WHAT YOU HAVE TO DO →
Repeat all the data word for word.
☆ ☆ ☆ ☆
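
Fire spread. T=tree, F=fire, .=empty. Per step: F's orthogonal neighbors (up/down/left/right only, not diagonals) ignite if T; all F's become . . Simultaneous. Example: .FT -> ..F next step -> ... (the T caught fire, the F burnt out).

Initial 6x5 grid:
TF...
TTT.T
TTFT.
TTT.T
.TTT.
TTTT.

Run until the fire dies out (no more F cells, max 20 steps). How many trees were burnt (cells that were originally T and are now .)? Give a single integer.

Step 1: +6 fires, +2 burnt (F count now 6)
Step 2: +4 fires, +6 burnt (F count now 4)
Step 3: +4 fires, +4 burnt (F count now 4)
Step 4: +2 fires, +4 burnt (F count now 2)
Step 5: +1 fires, +2 burnt (F count now 1)
Step 6: +0 fires, +1 burnt (F count now 0)
Fire out after step 6
Initially T: 19, now '.': 28
Total burnt (originally-T cells now '.'): 17

Answer: 17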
☆ ☆ ☆ ☆
SOLUTION FOR THIS TASK →
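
Fire spread. T=tree, F=fire, .=empty. Per step: F's orthogonal neighbors (up/down/left/right only, not diagonals) ignite if T; all F's become . . Simultaneous. Example: .FT -> ..F next step -> ... (the T caught fire, the F burnt out).

Initial 6x5 grid:
TF...
TTT.T
TTFT.
TTT.T
.TTT.
TTTT.

Run until the fire dies out (no more F cells, max 20 steps). How many trees were burnt (cells that were originally T and are now .)? Give a single integer.

Step 1: +6 fires, +2 burnt (F count now 6)
Step 2: +4 fires, +6 burnt (F count now 4)
Step 3: +4 fires, +4 burnt (F count now 4)
Step 4: +2 fires, +4 burnt (F count now 2)
Step 5: +1 fires, +2 burnt (F count now 1)
Step 6: +0 fires, +1 burnt (F count now 0)
Fire out after step 6
Initially T: 19, now '.': 28
Total burnt (originally-T cells now '.'): 17

Answer: 17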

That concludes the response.